▶ [WORK INSTRUCTIONS] Line by line, output the entries below exactly as they appear.

▶ [DATA LISTING]
· · · · · · ·

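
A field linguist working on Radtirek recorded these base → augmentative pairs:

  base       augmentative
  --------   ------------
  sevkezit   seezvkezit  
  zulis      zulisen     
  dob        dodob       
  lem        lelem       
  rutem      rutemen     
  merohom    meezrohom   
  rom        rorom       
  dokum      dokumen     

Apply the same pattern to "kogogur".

"kogogur" has 3 vowels. The stems with 3 vowels (merohom → meezrohom, sevkezit → seezvkezit) insert -ez- after the first vowel.
The other patterns: stems with 1 vowel repeat the first consonant+vowel as a prefix; stems with 2 vowels add -en.
So kogogur → koezgogur.

koezgogur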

· · · · · · ·

▶ [RESULT OF THIS EXERCISE]
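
A field linguist working on Radtirek recorded these base → augmentative pairs:

  base       augmentative
  --------   ------------
  sevkezit   seezvkezit  
  zulis      zulisen     
  dob        dodob       
  lem        lelem       
  rutem      rutemen     
  merohom    meezrohom   
  rom        rorom       
  dokum      dokumen     

Apply the same pattern to "kogogur".

"kogogur" has 3 vowels. The stems with 3 vowels (merohom → meezrohom, sevkezit → seezvkezit) insert -ez- after the first vowel.
The other patterns: stems with 1 vowel repeat the first consonant+vowel as a prefix; stems with 2 vowels add -en.
So kogogur → koezgogur.

koezgogur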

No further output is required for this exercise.